# Instructions to follow
Give again exactly the lines that stretch from the one with "Starting from #BB176F, a" to the end of the data below, including both of those lines and nothing else.
##### Records to process
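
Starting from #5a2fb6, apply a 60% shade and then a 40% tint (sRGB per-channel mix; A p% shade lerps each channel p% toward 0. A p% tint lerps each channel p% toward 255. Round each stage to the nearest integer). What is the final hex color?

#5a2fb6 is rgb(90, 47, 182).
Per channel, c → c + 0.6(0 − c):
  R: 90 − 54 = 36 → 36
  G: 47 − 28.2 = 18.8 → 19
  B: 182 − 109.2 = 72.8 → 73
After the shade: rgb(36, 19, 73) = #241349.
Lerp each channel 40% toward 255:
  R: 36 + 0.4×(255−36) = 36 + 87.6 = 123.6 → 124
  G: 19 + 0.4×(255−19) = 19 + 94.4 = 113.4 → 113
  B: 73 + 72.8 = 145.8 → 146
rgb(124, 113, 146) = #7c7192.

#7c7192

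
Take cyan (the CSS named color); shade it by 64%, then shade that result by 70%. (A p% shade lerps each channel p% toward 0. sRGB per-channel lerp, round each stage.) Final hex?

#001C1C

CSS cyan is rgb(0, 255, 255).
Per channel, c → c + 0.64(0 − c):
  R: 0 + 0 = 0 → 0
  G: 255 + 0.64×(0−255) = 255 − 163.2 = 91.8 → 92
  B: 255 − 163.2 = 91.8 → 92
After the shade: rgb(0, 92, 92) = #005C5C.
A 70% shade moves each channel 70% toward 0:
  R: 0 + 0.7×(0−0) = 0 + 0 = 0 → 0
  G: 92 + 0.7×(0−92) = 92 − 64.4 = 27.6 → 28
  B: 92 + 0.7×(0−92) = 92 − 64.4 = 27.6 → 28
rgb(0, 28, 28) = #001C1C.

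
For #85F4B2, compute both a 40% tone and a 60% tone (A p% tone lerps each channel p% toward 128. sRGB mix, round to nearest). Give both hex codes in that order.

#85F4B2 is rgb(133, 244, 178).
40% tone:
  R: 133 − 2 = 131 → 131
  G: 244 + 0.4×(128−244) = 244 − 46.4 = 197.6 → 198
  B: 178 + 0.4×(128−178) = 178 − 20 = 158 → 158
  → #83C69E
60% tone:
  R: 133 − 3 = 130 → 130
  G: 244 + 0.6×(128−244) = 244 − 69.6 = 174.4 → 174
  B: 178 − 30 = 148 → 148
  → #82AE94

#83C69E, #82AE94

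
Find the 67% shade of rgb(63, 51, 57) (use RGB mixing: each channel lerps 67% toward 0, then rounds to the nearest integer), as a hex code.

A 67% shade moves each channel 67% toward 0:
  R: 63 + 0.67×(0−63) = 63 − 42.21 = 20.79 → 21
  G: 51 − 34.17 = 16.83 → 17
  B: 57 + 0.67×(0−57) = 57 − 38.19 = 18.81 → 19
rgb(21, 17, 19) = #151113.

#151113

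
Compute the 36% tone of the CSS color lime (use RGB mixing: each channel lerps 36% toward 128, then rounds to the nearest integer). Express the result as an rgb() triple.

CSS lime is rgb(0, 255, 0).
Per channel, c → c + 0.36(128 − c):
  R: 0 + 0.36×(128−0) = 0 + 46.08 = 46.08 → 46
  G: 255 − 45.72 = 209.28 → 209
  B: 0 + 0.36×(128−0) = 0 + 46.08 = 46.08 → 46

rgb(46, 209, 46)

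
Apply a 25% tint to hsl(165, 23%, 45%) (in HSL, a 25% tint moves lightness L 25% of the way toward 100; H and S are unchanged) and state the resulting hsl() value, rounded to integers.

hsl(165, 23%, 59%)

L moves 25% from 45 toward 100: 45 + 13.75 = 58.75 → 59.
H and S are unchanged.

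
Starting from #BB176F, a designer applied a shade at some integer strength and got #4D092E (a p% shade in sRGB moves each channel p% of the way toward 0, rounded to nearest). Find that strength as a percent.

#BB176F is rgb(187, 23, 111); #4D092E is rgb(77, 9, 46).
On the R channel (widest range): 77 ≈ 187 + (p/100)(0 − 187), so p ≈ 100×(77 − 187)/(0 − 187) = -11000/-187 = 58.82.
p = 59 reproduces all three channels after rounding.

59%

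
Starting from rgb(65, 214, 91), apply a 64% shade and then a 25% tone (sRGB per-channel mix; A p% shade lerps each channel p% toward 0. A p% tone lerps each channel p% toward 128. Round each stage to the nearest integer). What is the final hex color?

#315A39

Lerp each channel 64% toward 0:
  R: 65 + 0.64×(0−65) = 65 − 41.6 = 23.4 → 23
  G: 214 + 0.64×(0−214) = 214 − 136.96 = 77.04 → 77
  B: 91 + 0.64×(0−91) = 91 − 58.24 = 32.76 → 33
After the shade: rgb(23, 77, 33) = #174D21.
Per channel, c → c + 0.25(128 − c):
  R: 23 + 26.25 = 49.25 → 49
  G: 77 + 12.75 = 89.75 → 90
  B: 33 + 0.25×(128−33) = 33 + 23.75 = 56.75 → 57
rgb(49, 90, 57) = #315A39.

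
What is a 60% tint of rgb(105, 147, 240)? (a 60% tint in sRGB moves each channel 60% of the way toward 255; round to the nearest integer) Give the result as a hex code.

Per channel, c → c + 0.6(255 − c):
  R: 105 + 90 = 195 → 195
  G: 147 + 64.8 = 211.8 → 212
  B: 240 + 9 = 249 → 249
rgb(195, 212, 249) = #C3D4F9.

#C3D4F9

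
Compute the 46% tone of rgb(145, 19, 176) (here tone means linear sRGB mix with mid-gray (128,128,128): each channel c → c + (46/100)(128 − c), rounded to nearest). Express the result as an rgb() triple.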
##########
# Response area
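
Starting from #BB176F, a designer applied a shade at some integer strength and got #4D092E (a p% shade in sRGB moves each channel p% of the way toward 0, rounded to nearest). Find that strength as a percent.

#BB176F is rgb(187, 23, 111); #4D092E is rgb(77, 9, 46).
On the R channel (widest range): 77 ≈ 187 + (p/100)(0 − 187), so p ≈ 100×(77 − 187)/(0 − 187) = -11000/-187 = 58.82.
p = 59 reproduces all three channels after rounding.

59%

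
Starting from rgb(65, 214, 91), apply a 64% shade and then a 25% tone (sRGB per-channel mix; A p% shade lerps each channel p% toward 0. A p% tone lerps each channel p% toward 128. Round each stage to the nearest integer). What is the final hex color?

#315A39

Lerp each channel 64% toward 0:
  R: 65 + 0.64×(0−65) = 65 − 41.6 = 23.4 → 23
  G: 214 + 0.64×(0−214) = 214 − 136.96 = 77.04 → 77
  B: 91 + 0.64×(0−91) = 91 − 58.24 = 32.76 → 33
After the shade: rgb(23, 77, 33) = #174D21.
Per channel, c → c + 0.25(128 − c):
  R: 23 + 26.25 = 49.25 → 49
  G: 77 + 12.75 = 89.75 → 90
  B: 33 + 0.25×(128−33) = 33 + 23.75 = 56.75 → 57
rgb(49, 90, 57) = #315A39.

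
What is a 60% tint of rgb(105, 147, 240)? (a 60% tint in sRGB moves each channel 60% of the way toward 255; round to the nearest integer) Give the result as a hex code.

Per channel, c → c + 0.6(255 − c):
  R: 105 + 90 = 195 → 195
  G: 147 + 64.8 = 211.8 → 212
  B: 240 + 9 = 249 → 249
rgb(195, 212, 249) = #C3D4F9.

#C3D4F9

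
Compute the 46% tone of rgb(145, 19, 176) (here tone means linear sRGB mix with mid-gray (128,128,128): each channel c → c + (46/100)(128 − c), rounded to nearest). Express the result as an rgb() triple.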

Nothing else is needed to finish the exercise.